Give an exact copy of the line that has "In ℝ³: a line" and of every line below it, through the last, with nothing else.
START Data supplied
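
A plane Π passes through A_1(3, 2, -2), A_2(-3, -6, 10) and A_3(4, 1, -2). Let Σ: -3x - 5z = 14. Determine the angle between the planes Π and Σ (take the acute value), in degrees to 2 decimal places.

A_1A_2 = (-6, -8, 12), A_1A_3 = (1, -1, 0); a normal to Π is A_1A_2 × A_1A_3 = (12, 12, 14).
Using A_1: Π has equation 12x + 12y + 14z = 32.
cos θ = |n₁·n₂| / (|n₁||n₂|) = |-106| / (√484 · √34).
θ = arccos(0.82631) ≈ 34.28°.

34.28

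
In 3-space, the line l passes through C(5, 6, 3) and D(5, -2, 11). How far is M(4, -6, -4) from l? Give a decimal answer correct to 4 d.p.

13.4722

A direction vector for l is D − C = (0, -8, 8).
Taking (5, 6, 3) on l with direction v = (0, -8, 8): w = M − (5, 6, 3) = (-1, -12, -7), and w × v = (-152, 8, 8).
Distance = |w × v| / |v| = √23232 / √128 ≈ 13.4722.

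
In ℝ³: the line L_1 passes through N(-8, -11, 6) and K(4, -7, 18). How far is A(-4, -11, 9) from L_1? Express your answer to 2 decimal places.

1.34

A direction vector for L_1 is K − N = (12, 4, 12).
Taking (-8, -11, 6) on L_1 with direction v = (12, 4, 12): w = A − (-8, -11, 6) = (4, 0, 3), and w × v = (-12, -12, 16).
Distance = |w × v| / |v| = √544 / √304 ≈ 1.34.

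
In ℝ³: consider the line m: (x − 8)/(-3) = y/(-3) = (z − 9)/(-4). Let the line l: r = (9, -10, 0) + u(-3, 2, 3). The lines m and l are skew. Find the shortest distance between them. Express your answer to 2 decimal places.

m has direction (-3, -3, -4) through (8, 0, 9).
Common perpendicular direction n = (-3, -3, -4) × (-3, 2, 3) = (-1, 21, -15).
With w = (9, -10, 0) − (8, 0, 9) = (1, -10, -9), w · n = -76.
Distance = |w · n| / |n| = |-76| / √667 ≈ 2.94.

2.94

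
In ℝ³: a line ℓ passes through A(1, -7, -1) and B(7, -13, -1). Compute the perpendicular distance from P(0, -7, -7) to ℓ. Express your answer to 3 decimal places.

6.042

A direction vector for ℓ is B − A = (6, -6, 0).
Taking (1, -7, -1) on ℓ with direction v = (6, -6, 0): w = P − (1, -7, -1) = (-1, 0, -6), and w × v = (-36, -36, 6).
Distance = |w × v| / |v| = √2628 / √72 ≈ 6.042.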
END Data supplied
#### Response for this exercise
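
In ℝ³: a line ℓ passes through A(1, -7, -1) and B(7, -13, -1). Compute the perpendicular distance from P(0, -7, -7) to ℓ. Express your answer to 3 decimal places.

6.042

A direction vector for ℓ is B − A = (6, -6, 0).
Taking (1, -7, -1) on ℓ with direction v = (6, -6, 0): w = P − (1, -7, -1) = (-1, 0, -6), and w × v = (-36, -36, 6).
Distance = |w × v| / |v| = √2628 / √72 ≈ 6.042.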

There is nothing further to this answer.